What is being asked:
Go through the entries below and print each one exactly.
- Opening Delimiter -
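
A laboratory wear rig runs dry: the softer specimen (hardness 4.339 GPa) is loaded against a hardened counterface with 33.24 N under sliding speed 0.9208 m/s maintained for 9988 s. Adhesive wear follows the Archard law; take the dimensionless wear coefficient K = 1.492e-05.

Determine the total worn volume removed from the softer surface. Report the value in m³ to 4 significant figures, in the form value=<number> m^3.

The algebra holds exact precision — the intermediates are printed rounded. Rounded once at the end to 4 significant figures.
Total distance L = v·t = 0.9208 m/s × 9988 s = 9197 m.
Hardness H = 4.339 GPa = 4.339e+09 Pa.
SI base units throughout: W = 33.24 N, H = 4.339e+09 Pa, K = 1.492e-05.
Worn volume V = K·W·L/H = 1.492e-05 · 33.24 · 9197 / 4.339e+09 = 1.051e-09 m³.

value=1.051e-09 m^3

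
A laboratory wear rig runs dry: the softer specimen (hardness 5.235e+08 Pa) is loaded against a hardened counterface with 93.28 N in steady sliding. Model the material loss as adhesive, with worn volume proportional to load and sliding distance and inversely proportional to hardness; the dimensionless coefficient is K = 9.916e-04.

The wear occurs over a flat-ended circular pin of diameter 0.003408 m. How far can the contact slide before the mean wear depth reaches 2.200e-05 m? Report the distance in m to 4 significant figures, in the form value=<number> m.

The computation carries full float precision — intermediate values are shown rounded; rounded once at the end to four significant figures.
Contact area A = π·d²/4 = π·(0.003408 m)²/4 = 9.122e-06 m².
Collected in SI base units: W = 93.28 N, H = 5.235e+08 Pa, K = 9.916e-04.
Limit volume V_lim = h_lim·A = 2.200e-05 · 9.122e-06 = 2.007e-10 m³.
Life L = V_lim·H/(K·W) = 2.007e-10 · 5.235e+08 / (9.916e-04 · 93.28) = 1.136 m.

value=1.136 m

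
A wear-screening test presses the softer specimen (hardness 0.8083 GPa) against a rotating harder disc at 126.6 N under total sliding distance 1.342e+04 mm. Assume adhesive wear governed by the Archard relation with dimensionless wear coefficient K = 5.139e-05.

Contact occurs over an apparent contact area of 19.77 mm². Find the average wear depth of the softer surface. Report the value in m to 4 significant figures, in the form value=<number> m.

value=5.464e-06 m

The algebra keeps exact precision, and intermediate values are shown rounded, and rounded just once, at four significant figures.
Convert: Total distance L = 1.342e+04 mm = 13.42 m.
Convert: Hardness H = 0.8083 GPa = 8.083e+08 Pa.
Convert: Contact area A = 19.77 mm² = 1.977e-05 m².
Working in SI base units: W = 126.6 N, H = 8.083e+08 Pa, K = 5.139e-05.
Archard volume V = K·W·L/H = 5.139e-05 · 126.6 · 13.42 / 8.083e+08 = 1.080e-10 m³.
Mean depth h = V/A = 1.080e-10 / 1.977e-05 = 5.464e-06 m.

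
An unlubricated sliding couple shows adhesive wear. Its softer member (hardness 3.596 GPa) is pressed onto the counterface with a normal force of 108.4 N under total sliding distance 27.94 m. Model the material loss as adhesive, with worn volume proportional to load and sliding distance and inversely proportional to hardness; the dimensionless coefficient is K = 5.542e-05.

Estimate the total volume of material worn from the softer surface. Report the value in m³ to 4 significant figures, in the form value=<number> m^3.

All working math holds full precision — printed values are rounded; rounded just once, at four significant digits.
Convert: Hardness H = 3.596 GPa = 3.596e+09 Pa.
SI base units throughout: W = 108.4 N, H = 3.596e+09 Pa, K = 5.542e-05.
Volume removed: V = K·W·L/H = 5.542e-05 · 108.4 · 27.94 / 3.596e+09 = 4.668e-11 m³.

value=4.668e-11 m^3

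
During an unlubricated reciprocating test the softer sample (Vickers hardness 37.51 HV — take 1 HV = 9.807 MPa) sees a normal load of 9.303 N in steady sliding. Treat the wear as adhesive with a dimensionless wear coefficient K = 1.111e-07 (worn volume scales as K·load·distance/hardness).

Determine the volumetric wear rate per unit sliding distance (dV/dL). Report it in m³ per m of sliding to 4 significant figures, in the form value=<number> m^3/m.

All working math keeps full float precision, and quoted intermediates are rounded, and rounded just once: four significant digits.
Hardness H = 37.51 HV × 9.807 MPa/HV = 367.9 MPa = 3.679e+08 Pa.
Expressed in SI base units: W = 9.303 N, H = 3.679e+08 Pa, K = 1.111e-07.
Rate of wear dV/dL = K·W/H, per unit distance: 1.111e-07 · 9.303 / 3.679e+08 = 2.810e-15 m³/m.

value=2.810e-15 m^3/m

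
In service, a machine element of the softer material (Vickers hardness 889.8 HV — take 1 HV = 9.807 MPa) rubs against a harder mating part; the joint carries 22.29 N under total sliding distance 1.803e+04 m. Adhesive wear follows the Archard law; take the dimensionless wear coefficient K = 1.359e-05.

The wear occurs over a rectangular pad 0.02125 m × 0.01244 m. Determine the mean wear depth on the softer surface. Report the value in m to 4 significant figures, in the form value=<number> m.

value=2.368e-06 m

The computation runs at full precision, and the intermediates are shown rounded, and a single final rounding: 4 significant digits.
Convert: Hardness H = 889.8 HV × 9.807 MPa/HV = 8726 MPa = 8.726e+09 Pa.
Convert: Contact area A = 0.02125 m × 0.01244 m = 2.644e-04 m².
As SI base values: W = 22.29 N, H = 8.726e+09 Pa, K = 1.359e-05.
Archard relation: V = K·W·L/H = 1.359e-05 · 22.29 · 1.803e+04 / 8.726e+09 = 6.259e-10 m³.
Average depth h = V/A = 6.259e-10 / 2.644e-04 = 2.368e-06 m.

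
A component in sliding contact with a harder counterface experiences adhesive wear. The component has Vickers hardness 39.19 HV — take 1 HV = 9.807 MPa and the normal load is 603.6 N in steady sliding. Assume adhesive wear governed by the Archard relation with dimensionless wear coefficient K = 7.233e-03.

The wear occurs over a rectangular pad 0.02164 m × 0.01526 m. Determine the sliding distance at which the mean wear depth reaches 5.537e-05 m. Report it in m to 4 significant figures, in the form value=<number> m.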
- Closing Delimiter -
Solution below:
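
A laboratory wear rig runs dry: the softer specimen (hardness 4.339 GPa) is loaded against a hardened counterface with 33.24 N under sliding speed 0.9208 m/s maintained for 9988 s. Adhesive wear follows the Archard law; take the dimensionless wear coefficient K = 1.492e-05.

Determine the total worn volume removed from the softer surface. Report the value in m³ to 4 significant figures, in the form value=<number> m^3.

The algebra holds exact precision — the intermediates are printed rounded. Rounded once at the end to 4 significant figures.
Total distance L = v·t = 0.9208 m/s × 9988 s = 9197 m.
Hardness H = 4.339 GPa = 4.339e+09 Pa.
SI base units throughout: W = 33.24 N, H = 4.339e+09 Pa, K = 1.492e-05.
Worn volume V = K·W·L/H = 1.492e-05 · 33.24 · 9197 / 4.339e+09 = 1.051e-09 m³.

value=1.051e-09 m^3

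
A laboratory wear rig runs dry: the softer specimen (hardness 5.235e+08 Pa) is loaded against a hardened counterface with 93.28 N in steady sliding. Model the material loss as adhesive, with worn volume proportional to load and sliding distance and inversely proportional to hardness; the dimensionless coefficient is K = 9.916e-04.

The wear occurs over a flat-ended circular pin of diameter 0.003408 m. How far can the contact slide before the mean wear depth reaches 2.200e-05 m? Report the distance in m to 4 significant figures, in the form value=<number> m.

The computation carries full float precision — intermediate values are shown rounded; rounded once at the end to four significant figures.
Contact area A = π·d²/4 = π·(0.003408 m)²/4 = 9.122e-06 m².
Collected in SI base units: W = 93.28 N, H = 5.235e+08 Pa, K = 9.916e-04.
Limit volume V_lim = h_lim·A = 2.200e-05 · 9.122e-06 = 2.007e-10 m³.
Life L = V_lim·H/(K·W) = 2.007e-10 · 5.235e+08 / (9.916e-04 · 93.28) = 1.136 m.

value=1.136 m

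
A wear-screening test presses the softer specimen (hardness 0.8083 GPa) against a rotating harder disc at 126.6 N under total sliding distance 1.342e+04 mm. Assume adhesive wear governed by the Archard relation with dimensionless wear coefficient K = 5.139e-05.

Contact occurs over an apparent contact area of 19.77 mm². Find the average wear depth of the softer surface. Report the value in m to 4 significant figures, in the form value=<number> m.

value=5.464e-06 m

The algebra keeps exact precision, and intermediate values are shown rounded, and rounded just once, at four significant figures.
Convert: Total distance L = 1.342e+04 mm = 13.42 m.
Convert: Hardness H = 0.8083 GPa = 8.083e+08 Pa.
Convert: Contact area A = 19.77 mm² = 1.977e-05 m².
Working in SI base units: W = 126.6 N, H = 8.083e+08 Pa, K = 5.139e-05.
Archard volume V = K·W·L/H = 5.139e-05 · 126.6 · 13.42 / 8.083e+08 = 1.080e-10 m³.
Mean depth h = V/A = 1.080e-10 / 1.977e-05 = 5.464e-06 m.

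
An unlubricated sliding couple shows adhesive wear. Its softer member (hardness 3.596 GPa) is pressed onto the counterface with a normal force of 108.4 N under total sliding distance 27.94 m. Model the material loss as adhesive, with worn volume proportional to load and sliding distance and inversely proportional to hardness; the dimensionless coefficient is K = 5.542e-05.

Estimate the total volume of material worn from the softer surface. Report the value in m³ to 4 significant figures, in the form value=<number> m^3.

All working math holds full precision — printed values are rounded; rounded just once, at four significant digits.
Convert: Hardness H = 3.596 GPa = 3.596e+09 Pa.
SI base units throughout: W = 108.4 N, H = 3.596e+09 Pa, K = 5.542e-05.
Volume removed: V = K·W·L/H = 5.542e-05 · 108.4 · 27.94 / 3.596e+09 = 4.668e-11 m³.

value=4.668e-11 m^3

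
During an unlubricated reciprocating test the softer sample (Vickers hardness 37.51 HV — take 1 HV = 9.807 MPa) sees a normal load of 9.303 N in steady sliding. Treat the wear as adhesive with a dimensionless wear coefficient K = 1.111e-07 (worn volume scales as K·load·distance/hardness).

Determine the volumetric wear rate per unit sliding distance (dV/dL). Report it in m³ per m of sliding to 4 significant figures, in the form value=<number> m^3/m.

All working math keeps full float precision, and quoted intermediates are rounded, and rounded just once: four significant digits.
Hardness H = 37.51 HV × 9.807 MPa/HV = 367.9 MPa = 3.679e+08 Pa.
Expressed in SI base units: W = 9.303 N, H = 3.679e+08 Pa, K = 1.111e-07.
Rate of wear dV/dL = K·W/H, per unit distance: 1.111e-07 · 9.303 / 3.679e+08 = 2.810e-15 m³/m.

value=2.810e-15 m^3/m

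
In service, a machine element of the softer material (Vickers hardness 889.8 HV — take 1 HV = 9.807 MPa) rubs against a harder mating part; the joint carries 22.29 N under total sliding distance 1.803e+04 m. Adhesive wear follows the Archard law; take the dimensionless wear coefficient K = 1.359e-05.

The wear occurs over a rectangular pad 0.02125 m × 0.01244 m. Determine the mean wear depth on the softer surface. Report the value in m to 4 significant figures, in the form value=<number> m.

value=2.368e-06 m

The computation runs at full precision, and the intermediates are shown rounded, and a single final rounding: 4 significant digits.
Convert: Hardness H = 889.8 HV × 9.807 MPa/HV = 8726 MPa = 8.726e+09 Pa.
Convert: Contact area A = 0.02125 m × 0.01244 m = 2.644e-04 m².
As SI base values: W = 22.29 N, H = 8.726e+09 Pa, K = 1.359e-05.
Archard relation: V = K·W·L/H = 1.359e-05 · 22.29 · 1.803e+04 / 8.726e+09 = 6.259e-10 m³.
Average depth h = V/A = 6.259e-10 / 2.644e-04 = 2.368e-06 m.

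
A component in sliding contact with a harder counterface experiences adhesive wear. The component has Vickers hardness 39.19 HV — take 1 HV = 9.807 MPa and the normal load is 603.6 N in steady sliding. Assume adhesive wear governed by the Archard relation with dimensionless wear coefficient K = 7.233e-03.

The wear occurs over a rectangular pad 0.02164 m × 0.01526 m. Determine the sliding distance at which the mean wear depth reaches 5.537e-05 m. Report it in m to 4 significant figures, in the form value=<number> m.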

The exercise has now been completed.